**How to complete this task:** From the top of the records below, return each line exactly, ending with the line that contains "x^2 y'' + (-3x^2 + 2x) y' + (-3x - 2) y = 0".

**Data provided:**
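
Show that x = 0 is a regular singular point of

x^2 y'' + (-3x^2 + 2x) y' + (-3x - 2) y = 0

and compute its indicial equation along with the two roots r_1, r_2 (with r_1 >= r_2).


Divide by x^2 to reach normal form y'' + P_1(x) y' + P_2(x) y = 0 with P_1(x) = -3 + 2/x and P_2(x) = -3/x - 2/x^2.
x = 0 is a singular point because the y'-coefficient -3 + 2/x has a pole at x = 0 and the y-coefficient -3/x - 2/x^2 has a pole at x = 0.
It is a regular singular point because x P_1(x) = p(x) = 2 - 3x and x^2 P_2(x) = q(x) = -3x - 2 are polynomials, hence analytic at x = 0.
p(0) = 2,  q(0) = -2.
Indicial equation: r(r-1) + p(0) r + q(0) = 0, i.e. r^2 + (p(0) - 1) r + q(0) = 0, i.e. r^2 + 1 r - 2 = 0.
Discriminant: (1)^2 - 4(-2) = 9, so r = (-1 ± 3)/2.
Solving: r_1 = 1, r_2 = -2.

indicial: r^2 + 1 r - 2 = 0; roots r_1 = 1, r_2 = -2


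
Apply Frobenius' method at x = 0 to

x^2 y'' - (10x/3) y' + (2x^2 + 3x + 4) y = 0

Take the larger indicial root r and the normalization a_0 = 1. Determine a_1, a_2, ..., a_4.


Write in Frobenius form y'' + (p(x)/x) y' + (q(x)/x^2) y = 0:
  p(x) = -10/3,  q(x) = 2x^2 + 3x + 4.
Indicial equation: r(r-1) + (-10/3) r + (4) = 0 -> roots r_1 = 3, r_2 = 4/3.
Take r = r_1 = 3. Let y(x) = x^r sum_{n>=0} a_n x^n with a_0 = 1.
Substitute y = x^r sum a_n x^n and match x^{r+n}. The recurrence is
  D(n) a_n + 3 a_{n-1} + 2 a_{n-2} = 0,  where D(n) = (r+n)(r+n-1) + (-10/3)(r+n) + (4).
  a_n = [-3 a_{n-1} - 2 a_{n-2}] / D(n).
Since the indicial polynomial factors as (r - r_1)(r - r_2), D(n) = (r_1 + n - r_1)(r_1 + n - r_2) = n(n + 5/3).
Evaluating step by step (a_0 = 1):
  n = 1: D(1) = 1(1 + 5/3) = 8/3; numerator = -3(1) = -3; a_1 = (-3)/(8/3) = -9/8
  n = 2: D(2) = 2(2 + 5/3) = 22/3; numerator = -3(-9/8) - 2(1) = 11/8; a_2 = (11/8)/(22/3) = 3/16
  n = 3: D(3) = 3(3 + 5/3) = 14; numerator = -3(3/16) - 2(-9/8) = 27/16; a_3 = (27/16)/(14) = 27/224
  n = 4: D(4) = 4(4 + 5/3) = 68/3; numerator = -3(27/224) - 2(3/16) = -165/224; a_4 = (-165/224)/(68/3) = -495/15232

r = 3; a_0 = 1; a_1 = -9/8; a_2 = 3/16; a_3 = 27/224; a_4 = -495/15232


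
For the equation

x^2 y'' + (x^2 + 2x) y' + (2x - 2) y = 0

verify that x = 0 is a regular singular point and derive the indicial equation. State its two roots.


Divide by x^2 to reach normal form y'' + P_1(x) y' + P_2(x) y = 0 with P_1(x) = 1 + 2/x and P_2(x) = 2/x - 2/x^2.
x = 0 is a singular point because the y'-coefficient 1 + 2/x has a pole at x = 0 and the y-coefficient 2/x - 2/x^2 has a pole at x = 0.
It is a regular singular point because x P_1(x) = p(x) = x + 2 and x^2 P_2(x) = q(x) = 2x - 2 are polynomials, hence analytic at x = 0.
p(0) = 2,  q(0) = -2.
Indicial equation: r(r-1) + p(0) r + q(0) = 0, i.e. r^2 + (p(0) - 1) r + q(0) = 0, i.e. r^2 + 1 r - 2 = 0.
Discriminant: (1)^2 - 4(-2) = 9, so r = (-1 ± 3)/2.
Solving: r_1 = 1, r_2 = -2.

indicial: r^2 + 1 r - 2 = 0; roots r_1 = 1, r_2 = -2


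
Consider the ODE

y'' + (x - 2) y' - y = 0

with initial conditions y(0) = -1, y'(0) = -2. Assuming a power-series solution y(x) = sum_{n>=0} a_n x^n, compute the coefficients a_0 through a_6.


Ansatz: y(x) = sum_{n>=0} a_n x^n, so y'(x) = sum_{n>=1} n a_n x^(n-1) and y''(x) = sum_{n>=2} n(n-1) a_n x^(n-2).
Substitute into P(x) y'' + Q(x) y' + R(x) y = 0 with P(x) = 1, Q(x) = x - 2, R(x) = -1, and match powers of x.
Initial conditions: a_0 = -1, a_1 = -2.
Setting the coefficient of each power of x to zero and solving order by order (substituting the coefficients already found):
  x^0: 2 a_2 - 2 a_1 - a_0 = 0  ->  2 a_2 = 2 a_1 + a_0 = -5  ->  a_2 = -5/2
  x^1: 6 a_3 - 4 a_2 = 0  ->  6 a_3 = 4 a_2 = -10  ->  a_3 = -5/3
  x^2: 12 a_4 - 6 a_3 + a_2 = 0  ->  12 a_4 = 6 a_3 - a_2 = -15/2  ->  a_4 = -5/8
  x^3: 20 a_5 - 8 a_4 + 2 a_3 = 0  ->  20 a_5 = 8 a_4 - 2 a_3 = -5/3  ->  a_5 = -1/12
  x^4: 30 a_6 - 10 a_5 + 3 a_4 = 0  ->  30 a_6 = 10 a_5 - 3 a_4 = 25/24  ->  a_6 = 5/144
Truncated series: y(x) = -1 - 2 x - (5/2) x^2 - (5/3) x^3 - (5/8) x^4 - (1/12) x^5 + (5/144) x^6 + O(x^7).

a_0 = -1; a_1 = -2; a_2 = -5/2; a_3 = -5/3; a_4 = -5/8; a_5 = -1/12; a_6 = 5/144


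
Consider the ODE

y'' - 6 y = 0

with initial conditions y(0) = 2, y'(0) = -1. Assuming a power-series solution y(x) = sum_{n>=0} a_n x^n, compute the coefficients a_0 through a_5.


Ansatz: y(x) = sum_{n>=0} a_n x^n, so y'(x) = sum_{n>=1} n a_n x^(n-1) and y''(x) = sum_{n>=2} n(n-1) a_n x^(n-2).
Substitute into P(x) y'' + Q(x) y' + R(x) y = 0 with P(x) = 1, Q(x) = 0, R(x) = -6, and match powers of x.
Initial conditions: a_0 = 2, a_1 = -1.
Setting the coefficient of each power of x to zero and solving order by order (substituting the coefficients already found):
  x^0: 2 a_2 - 6 a_0 = 0  ->  2 a_2 = 6 a_0 = 12  ->  a_2 = 6
  x^1: 6 a_3 - 6 a_1 = 0  ->  6 a_3 = 6 a_1 = -6  ->  a_3 = -1
  x^2: 12 a_4 - 6 a_2 = 0  ->  12 a_4 = 6 a_2 = 36  ->  a_4 = 3
  x^3: 20 a_5 - 6 a_3 = 0  ->  20 a_5 = 6 a_3 = -6  ->  a_5 = -3/10
Truncated series: y(x) = 2 - x + 6 x^2 - x^3 + 3 x^4 - (3/10) x^5 + O(x^6).

a_0 = 2; a_1 = -1; a_2 = 6; a_3 = -1; a_4 = 3; a_5 = -3/10


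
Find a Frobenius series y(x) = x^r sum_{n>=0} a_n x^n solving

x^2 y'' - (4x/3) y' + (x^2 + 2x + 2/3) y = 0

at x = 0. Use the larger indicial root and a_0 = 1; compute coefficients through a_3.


Write in Frobenius form y'' + (p(x)/x) y' + (q(x)/x^2) y = 0:
  p(x) = -4/3,  q(x) = x^2 + 2x + 2/3.
Indicial equation: r(r-1) + (-4/3) r + (2/3) = 0 -> roots r_1 = 2, r_2 = 1/3.
Take r = r_1 = 2. Let y(x) = x^r sum_{n>=0} a_n x^n with a_0 = 1.
Substitute y = x^r sum a_n x^n and match x^{r+n}. The recurrence is
  D(n) a_n + 2 a_{n-1} + 1 a_{n-2} = 0,  where D(n) = (r+n)(r+n-1) + (-4/3)(r+n) + (2/3).
  a_n = [-2 a_{n-1} - 1 a_{n-2}] / D(n).
Since the indicial polynomial factors as (r - r_1)(r - r_2), D(n) = (r_1 + n - r_1)(r_1 + n - r_2) = n(n + 5/3).
Evaluating step by step (a_0 = 1):
  n = 1: D(1) = 1(1 + 5/3) = 8/3; numerator = -2(1) = -2; a_1 = (-2)/(8/3) = -3/4
  n = 2: D(2) = 2(2 + 5/3) = 22/3; numerator = -2(-3/4) - 1(1) = 1/2; a_2 = (1/2)/(22/3) = 3/44
  n = 3: D(3) = 3(3 + 5/3) = 14; numerator = -2(3/44) - 1(-3/4) = 27/44; a_3 = (27/44)/(14) = 27/616

r = 2; a_0 = 1; a_1 = -3/4; a_2 = 3/44; a_3 = 27/616


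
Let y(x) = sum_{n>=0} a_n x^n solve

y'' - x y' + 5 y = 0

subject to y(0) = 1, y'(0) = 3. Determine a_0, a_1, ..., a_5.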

**Written answer:**
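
Show that x = 0 is a regular singular point of

x^2 y'' + (-3x^2 + 2x) y' + (-3x - 2) y = 0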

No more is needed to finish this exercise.